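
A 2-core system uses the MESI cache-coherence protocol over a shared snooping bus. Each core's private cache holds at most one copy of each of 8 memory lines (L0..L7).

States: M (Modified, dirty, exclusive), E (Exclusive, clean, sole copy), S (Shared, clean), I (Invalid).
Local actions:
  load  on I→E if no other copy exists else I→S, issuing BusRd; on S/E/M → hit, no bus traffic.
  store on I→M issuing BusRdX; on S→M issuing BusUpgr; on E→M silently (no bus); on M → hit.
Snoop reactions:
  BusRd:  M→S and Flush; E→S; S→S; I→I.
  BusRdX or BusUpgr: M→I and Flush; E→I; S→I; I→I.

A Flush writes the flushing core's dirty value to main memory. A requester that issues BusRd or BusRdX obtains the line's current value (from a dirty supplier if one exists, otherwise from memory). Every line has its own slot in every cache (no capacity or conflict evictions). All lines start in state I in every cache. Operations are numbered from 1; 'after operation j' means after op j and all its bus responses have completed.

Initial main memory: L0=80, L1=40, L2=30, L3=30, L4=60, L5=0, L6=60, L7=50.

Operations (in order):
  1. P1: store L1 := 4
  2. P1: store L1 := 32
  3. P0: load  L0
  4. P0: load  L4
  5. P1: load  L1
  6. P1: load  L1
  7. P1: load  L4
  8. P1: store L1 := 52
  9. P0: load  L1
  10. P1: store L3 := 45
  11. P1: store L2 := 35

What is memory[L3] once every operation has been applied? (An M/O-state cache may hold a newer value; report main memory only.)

1. P1: store L1 := 4  bus=[BusRdX]  L1: P0=I P1=M  mem[L1]=40
2. P1: store L1 := 32  bus=[-]  L1: P0=I P1=M  mem[L1]=40
3. P0: load  L0  bus=[BusRd]  L0: P0=E P1=I  mem[L0]=80
4. P0: load  L4  bus=[BusRd]  L4: P0=E P1=I  mem[L4]=60
5. P1: load  L1  bus=[-]  L1: P0=I P1=M  mem[L1]=40
6. P1: load  L1  bus=[-]  L1: P0=I P1=M  mem[L1]=40
7. P1: load  L4  bus=[BusRd]  L4: P0=S P1=S  mem[L4]=60
8. P1: store L1 := 52  bus=[-]  L1: P0=I P1=M  mem[L1]=40
9. P0: load  L1  bus=[BusRd,Flush]  L1: P0=S P1=S  mem[L1]=52
10. P1: store L3 := 45  bus=[BusRdX]  L3: P0=I P1=M  mem[L3]=30
11. P1: store L2 := 35  bus=[BusRdX]  L2: P0=I P1=M  mem[L2]=30

memory[L3] = 30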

========================================================================

DESCRIPTION OF THE TASK: Your output should be the listing's lines, exact and complete, from its first line to the line that contains "BusRdX or BusUpgr: M→I", inclusive.

EXERCISE ANSWER:
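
A 2-core system uses the MESI cache-coherence protocol over a shared snooping bus. Each core's private cache holds at most one copy of each of 8 memory lines (L0..L7).

States: M (Modified, dirty, exclusive), E (Exclusive, clean, sole copy), S (Shared, clean), I (Invalid).
Local actions:
  load  on I→E if no other copy exists else I→S, issuing BusRd; on S/E/M → hit, no bus traffic.
  store on I→M issuing BusRdX; on S→M issuing BusUpgr; on E→M silently (no bus); on M → hit.
Snoop reactions:
  BusRd:  M→S and Flush; E→S; S→S; I→I.
  BusRdX or BusUpgr: M→I and Flush; E→I; S→I; I→I.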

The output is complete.